### EXTRACTED ENTRIES

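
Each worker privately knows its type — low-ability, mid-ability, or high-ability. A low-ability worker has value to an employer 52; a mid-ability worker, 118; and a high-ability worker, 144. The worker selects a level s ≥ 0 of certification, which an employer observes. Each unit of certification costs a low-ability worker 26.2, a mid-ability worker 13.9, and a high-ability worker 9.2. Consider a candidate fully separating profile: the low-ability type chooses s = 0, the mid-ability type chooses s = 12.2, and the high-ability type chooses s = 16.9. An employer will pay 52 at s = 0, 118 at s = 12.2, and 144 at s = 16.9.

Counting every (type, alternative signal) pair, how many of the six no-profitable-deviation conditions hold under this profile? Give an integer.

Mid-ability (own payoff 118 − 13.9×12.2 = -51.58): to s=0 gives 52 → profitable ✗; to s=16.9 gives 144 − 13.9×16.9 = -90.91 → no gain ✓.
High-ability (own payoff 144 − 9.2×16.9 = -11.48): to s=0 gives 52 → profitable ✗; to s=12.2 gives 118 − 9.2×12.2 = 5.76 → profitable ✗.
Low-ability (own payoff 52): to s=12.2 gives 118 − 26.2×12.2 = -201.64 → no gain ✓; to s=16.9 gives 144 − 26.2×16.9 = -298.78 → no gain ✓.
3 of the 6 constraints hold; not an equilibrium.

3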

### WORK REQUEST
Beginning with the line that contains "Counting every (type, alternative", each line of the records above through the last one must be printed word for word.

### RESULT FOR THIS TASK
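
Counting every (type, alternative signal) pair, how many of the six no-profitable-deviation conditions hold under this profile? Give an integer.

Mid-ability (own payoff 118 − 13.9×12.2 = -51.58): to s=0 gives 52 → profitable ✗; to s=16.9 gives 144 − 13.9×16.9 = -90.91 → no gain ✓.
High-ability (own payoff 144 − 9.2×16.9 = -11.48): to s=0 gives 52 → profitable ✗; to s=12.2 gives 118 − 9.2×12.2 = 5.76 → profitable ✗.
Low-ability (own payoff 52): to s=12.2 gives 118 − 26.2×12.2 = -201.64 → no gain ✓; to s=16.9 gives 144 − 26.2×16.9 = -298.78 → no gain ✓.
3 of the 6 constraints hold; not an equilibrium.

3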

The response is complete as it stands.